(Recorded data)

=== Section Start ===

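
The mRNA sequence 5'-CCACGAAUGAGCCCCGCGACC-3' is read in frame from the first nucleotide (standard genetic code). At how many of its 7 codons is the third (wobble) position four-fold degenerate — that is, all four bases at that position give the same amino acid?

5

Codon 1 CCA (Pro): third position 4-fold.
Codon 2 CGA (Arg): third position 4-fold.
Codon 3 AUG (Met): third position 1-fold.
Codon 4 AGC (Ser): third position 2-fold.
Codon 5 CCC (Pro): third position 4-fold.
Codon 6 GCG (Ala): third position 4-fold.
Codon 7 ACC (Thr): third position 4-fold.
Four-fold degenerate third positions: 5.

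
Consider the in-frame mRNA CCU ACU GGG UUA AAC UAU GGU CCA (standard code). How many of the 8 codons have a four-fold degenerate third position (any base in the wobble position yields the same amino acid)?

Codon 1 CCU (Pro): third position 4-fold.
Codon 2 ACU (Thr): third position 4-fold.
Codon 3 GGG (Gly): third position 4-fold.
Codon 4 UUA (Leu): third position 2-fold.
Codon 5 AAC (Asn): third position 2-fold.
Codon 6 UAU (Tyr): third position 2-fold.
Codon 7 GGU (Gly): third position 4-fold.
Codon 8 CCA (Pro): third position 4-fold.
Four-fold degenerate third positions: 5.

5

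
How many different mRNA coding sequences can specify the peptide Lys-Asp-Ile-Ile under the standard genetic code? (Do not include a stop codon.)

Lys: 2 codons.
Asp: 2 codons.
Ile: 3 codons.
Ile: 3 codons.
2 × 2 × 3 × 3 = 36.

36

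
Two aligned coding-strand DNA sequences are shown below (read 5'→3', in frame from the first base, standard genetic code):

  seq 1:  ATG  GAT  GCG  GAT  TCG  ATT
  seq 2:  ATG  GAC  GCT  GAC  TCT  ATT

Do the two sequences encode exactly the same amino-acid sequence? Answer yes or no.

yes

Codon 1: ATG Met / ATG Met — identical.
Codon 2: GAT Asp / GAC Asp — synonymous.
Codon 3: GCG Ala / GCT Ala — synonymous.
Codon 4: GAT Asp / GAC Asp — synonymous.
Codon 5: TCG Ser / TCT Ser — synonymous.
Codon 6: ATT Ile / ATT Ile — identical.
Nonsynonymous differences: 0 → same protein.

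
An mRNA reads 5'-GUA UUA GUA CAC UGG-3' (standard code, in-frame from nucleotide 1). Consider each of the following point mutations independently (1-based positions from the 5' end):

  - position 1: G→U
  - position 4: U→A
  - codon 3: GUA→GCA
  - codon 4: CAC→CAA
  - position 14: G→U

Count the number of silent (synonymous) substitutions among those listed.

0

Codon 1: GUA (Val) → UUA (Leu) — missense.
Codon 2: UUA (Leu) → AUA (Ile) — missense.
Codon 3: GUA (Val) → GCA (Ala) — missense.
Codon 4: CAC (His) → CAA (Gln) — missense.
Codon 5: UGG (Trp) → UUG (Leu) — missense.
Synonymous: 0 of 5.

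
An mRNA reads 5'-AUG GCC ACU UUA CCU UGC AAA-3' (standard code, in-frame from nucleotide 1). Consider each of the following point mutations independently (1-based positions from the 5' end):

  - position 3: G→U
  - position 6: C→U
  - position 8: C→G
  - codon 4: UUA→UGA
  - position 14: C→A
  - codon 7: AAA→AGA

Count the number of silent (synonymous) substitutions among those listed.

1

Codon 1: AUG (Met) → AUU (Ile) — missense.
Codon 2: GCC (Ala) → GCU (Ala) — synonymous.
Codon 3: ACU (Thr) → AGU (Ser) — missense.
Codon 4: UUA (Leu) → UGA (Stop) — nonsense.
Codon 5: CCU (Pro) → CAU (His) — missense.
Codon 7: AAA (Lys) → AGA (Arg) — missense.
Synonymous: 1 of 6.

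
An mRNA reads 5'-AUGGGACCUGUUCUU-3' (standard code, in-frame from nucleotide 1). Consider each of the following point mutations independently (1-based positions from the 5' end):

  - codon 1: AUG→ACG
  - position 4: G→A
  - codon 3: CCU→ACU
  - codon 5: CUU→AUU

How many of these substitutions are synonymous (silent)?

0

Codon 1: AUG (Met) → ACG (Thr) — missense.
Codon 2: GGA (Gly) → AGA (Arg) — missense.
Codon 3: CCU (Pro) → ACU (Thr) — missense.
Codon 5: CUU (Leu) → AUU (Ile) — missense.
Synonymous: 0 of 4.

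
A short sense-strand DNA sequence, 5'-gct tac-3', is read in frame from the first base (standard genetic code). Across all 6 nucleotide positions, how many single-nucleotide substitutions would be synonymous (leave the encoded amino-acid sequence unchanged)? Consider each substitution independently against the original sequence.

4

Codon 1 (GCT, Ala): 3 synonymous substitutions.
Codon 2 (TAC, Tyr): 1 synonymous substitution.
Total: 3 + 1 = 4.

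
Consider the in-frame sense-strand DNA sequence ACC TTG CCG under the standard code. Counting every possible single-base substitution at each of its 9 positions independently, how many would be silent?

Codon 1 (ACC, Thr): 3 synonymous substitutions.
Codon 2 (TTG, Leu): 2 synonymous substitutions.
Codon 3 (CCG, Pro): 3 synonymous substitutions.
Total: 3 + 2 + 3 = 8.

8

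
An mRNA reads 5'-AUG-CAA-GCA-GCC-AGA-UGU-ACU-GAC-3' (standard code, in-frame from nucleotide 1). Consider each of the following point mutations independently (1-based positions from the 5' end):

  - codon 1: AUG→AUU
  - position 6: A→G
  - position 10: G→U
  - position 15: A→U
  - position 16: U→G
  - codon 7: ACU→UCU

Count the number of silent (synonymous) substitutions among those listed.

Codon 1: AUG (Met) → AUU (Ile) — missense.
Codon 2: CAA (Gln) → CAG (Gln) — synonymous.
Codon 4: GCC (Ala) → UCC (Ser) — missense.
Codon 5: AGA (Arg) → AGU (Ser) — missense.
Codon 6: UGU (Cys) → GGU (Gly) — missense.
Codon 7: ACU (Thr) → UCU (Ser) — missense.
Synonymous: 1 of 6.

1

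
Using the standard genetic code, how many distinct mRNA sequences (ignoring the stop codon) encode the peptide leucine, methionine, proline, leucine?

Leu: 6 codons.
Met: 1 codon.
Pro: 4 codons.
Leu: 6 codons.
6 × 1 × 4 × 6 = 144.

144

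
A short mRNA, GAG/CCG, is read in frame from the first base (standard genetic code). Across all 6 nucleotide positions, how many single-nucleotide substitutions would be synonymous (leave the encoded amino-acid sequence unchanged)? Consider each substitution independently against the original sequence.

4

Codon 1 (GAG, Glu): 1 synonymous substitution.
Codon 2 (CCG, Pro): 3 synonymous substitutions.
Total: 1 + 3 = 4.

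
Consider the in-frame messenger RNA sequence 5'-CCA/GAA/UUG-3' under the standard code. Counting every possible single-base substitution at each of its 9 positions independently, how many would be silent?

Codon 1 (CCA, Pro): 3 synonymous substitutions.
Codon 2 (GAA, Glu): 1 synonymous substitution.
Codon 3 (UUG, Leu): 2 synonymous substitutions.
Total: 3 + 1 + 2 = 6.

6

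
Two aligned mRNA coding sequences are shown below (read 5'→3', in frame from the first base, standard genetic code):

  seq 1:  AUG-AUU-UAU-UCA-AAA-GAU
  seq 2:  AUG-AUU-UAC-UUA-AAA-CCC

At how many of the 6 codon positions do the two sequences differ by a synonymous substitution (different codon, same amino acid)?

Codon 1: AUG Met / AUG Met — identical.
Codon 2: AUU Ile / AUU Ile — identical.
Codon 3: UAU Tyr / UAC Tyr — synonymous.
Codon 4: UCA Ser / UUA Leu — nonsynonymous.
Codon 5: AAA Lys / AAA Lys — identical.
Codon 6: GAU Asp / CCC Pro — nonsynonymous.
Synonymous differences: 1.

1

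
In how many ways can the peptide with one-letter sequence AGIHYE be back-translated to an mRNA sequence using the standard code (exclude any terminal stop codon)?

Ala: 4 codons.
Gly: 4 codons.
Ile: 3 codons.
His: 2 codons.
Tyr: 2 codons.
Glu: 2 codons.
4 × 4 × 3 × 2 × 2 × 2 = 384.

384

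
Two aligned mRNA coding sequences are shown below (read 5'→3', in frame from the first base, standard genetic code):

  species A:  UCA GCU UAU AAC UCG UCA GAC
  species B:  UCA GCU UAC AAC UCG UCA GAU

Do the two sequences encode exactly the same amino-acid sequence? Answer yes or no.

yes

Codon 1: UCA Ser / UCA Ser — identical.
Codon 2: GCU Ala / GCU Ala — identical.
Codon 3: UAU Tyr / UAC Tyr — synonymous.
Codon 4: AAC Asn / AAC Asn — identical.
Codon 5: UCG Ser / UCG Ser — identical.
Codon 6: UCA Ser / UCA Ser — identical.
Codon 7: GAC Asp / GAU Asp — synonymous.
Nonsynonymous differences: 0 → same protein.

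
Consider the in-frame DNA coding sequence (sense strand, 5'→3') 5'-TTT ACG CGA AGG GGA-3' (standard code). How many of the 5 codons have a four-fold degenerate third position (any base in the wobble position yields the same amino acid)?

Codon 1 TTT (Phe): third position 2-fold.
Codon 2 ACG (Thr): third position 4-fold.
Codon 3 CGA (Arg): third position 4-fold.
Codon 4 AGG (Arg): third position 2-fold.
Codon 5 GGA (Gly): third position 4-fold.
Four-fold degenerate third positions: 3.

3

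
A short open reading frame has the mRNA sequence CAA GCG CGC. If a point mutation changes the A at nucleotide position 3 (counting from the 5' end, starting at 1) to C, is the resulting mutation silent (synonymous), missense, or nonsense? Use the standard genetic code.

Position 3 falls in codon 1: CAA → Gln.
After the substitution the codon is CAC → His.
Gln ≠ His, so this is a missense mutation.

missense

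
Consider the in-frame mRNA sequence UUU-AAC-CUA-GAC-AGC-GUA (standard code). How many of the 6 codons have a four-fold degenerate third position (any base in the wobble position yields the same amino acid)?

2

Codon 1 UUU (Phe): third position 2-fold.
Codon 2 AAC (Asn): third position 2-fold.
Codon 3 CUA (Leu): third position 4-fold.
Codon 4 GAC (Asp): third position 2-fold.
Codon 5 AGC (Ser): third position 2-fold.
Codon 6 GUA (Val): third position 4-fold.
Four-fold degenerate third positions: 2.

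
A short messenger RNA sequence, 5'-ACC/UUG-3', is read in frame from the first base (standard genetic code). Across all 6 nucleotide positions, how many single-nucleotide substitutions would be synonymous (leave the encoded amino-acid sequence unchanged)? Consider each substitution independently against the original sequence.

Codon 1 (ACC, Thr): 3 synonymous substitutions.
Codon 2 (UUG, Leu): 2 synonymous substitutions.
Total: 3 + 2 = 5.

5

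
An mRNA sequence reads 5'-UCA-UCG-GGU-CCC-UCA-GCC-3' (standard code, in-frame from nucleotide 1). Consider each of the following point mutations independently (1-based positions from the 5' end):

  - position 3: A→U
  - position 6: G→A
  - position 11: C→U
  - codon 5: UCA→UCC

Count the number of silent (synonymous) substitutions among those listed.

Codon 1: UCA (Ser) → UCU (Ser) — synonymous.
Codon 2: UCG (Ser) → UCA (Ser) — synonymous.
Codon 4: CCC (Pro) → CUC (Leu) — missense.
Codon 5: UCA (Ser) → UCC (Ser) — synonymous.
Synonymous: 3 of 4.

3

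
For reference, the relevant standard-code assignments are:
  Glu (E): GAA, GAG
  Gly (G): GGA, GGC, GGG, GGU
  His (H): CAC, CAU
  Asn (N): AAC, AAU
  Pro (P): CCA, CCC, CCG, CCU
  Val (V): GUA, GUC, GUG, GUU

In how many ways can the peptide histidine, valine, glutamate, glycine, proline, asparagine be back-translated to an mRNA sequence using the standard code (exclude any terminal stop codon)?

512

His: 2 codons.
Val: 4 codons.
Glu: 2 codons.
Gly: 4 codons.
Pro: 4 codons.
Asn: 2 codons.
2 × 4 × 2 × 4 × 4 × 2 = 512.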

=== Section End ===

*Action item*. From the line that has "- codon 4: UUA→UGA" through the line that has "- position 6: A→G", copy every line exactly as it appears above, and leave out all others.

*Answer space*.
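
  - codon 4: UUA→UGA
  - position 14: C→A
  - codon 7: AAA→AGA

Count the number of silent (synonymous) substitutions among those listed.

1

Codon 1: AUG (Met) → AUU (Ile) — missense.
Codon 2: GCC (Ala) → GCU (Ala) — synonymous.
Codon 3: ACU (Thr) → AGU (Ser) — missense.
Codon 4: UUA (Leu) → UGA (Stop) — nonsense.
Codon 5: CCU (Pro) → CAU (His) — missense.
Codon 7: AAA (Lys) → AGA (Arg) — missense.
Synonymous: 1 of 6.

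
An mRNA reads 5'-AUGGGACCUGUUCUU-3' (standard code, in-frame from nucleotide 1). Consider each of the following point mutations independently (1-based positions from the 5' end):

  - codon 1: AUG→ACG
  - position 4: G→A
  - codon 3: CCU→ACU
  - codon 5: CUU→AUU

How many of these substitutions are synonymous (silent)?

0

Codon 1: AUG (Met) → ACG (Thr) — missense.
Codon 2: GGA (Gly) → AGA (Arg) — missense.
Codon 3: CCU (Pro) → ACU (Thr) — missense.
Codon 5: CUU (Leu) → AUU (Ile) — missense.
Synonymous: 0 of 4.

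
A short sense-strand DNA sequence, 5'-gct tac-3', is read in frame from the first base (standard genetic code). Across all 6 nucleotide positions, how many single-nucleotide substitutions would be synonymous (leave the encoded amino-acid sequence unchanged)? Consider each substitution independently against the original sequence.

4

Codon 1 (GCT, Ala): 3 synonymous substitutions.
Codon 2 (TAC, Tyr): 1 synonymous substitution.
Total: 3 + 1 = 4.

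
Consider the in-frame sense-strand DNA sequence ACC TTG CCG under the standard code. Counting every possible single-base substitution at each of its 9 positions independently, how many would be silent?

Codon 1 (ACC, Thr): 3 synonymous substitutions.
Codon 2 (TTG, Leu): 2 synonymous substitutions.
Codon 3 (CCG, Pro): 3 synonymous substitutions.
Total: 3 + 2 + 3 = 8.

8

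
An mRNA reads 5'-AUG-CAA-GCA-GCC-AGA-UGU-ACU-GAC-3' (standard code, in-frame from nucleotide 1). Consider each of the following point mutations independently (1-based positions from the 5' end):

  - codon 1: AUG→AUU
  - position 6: A→G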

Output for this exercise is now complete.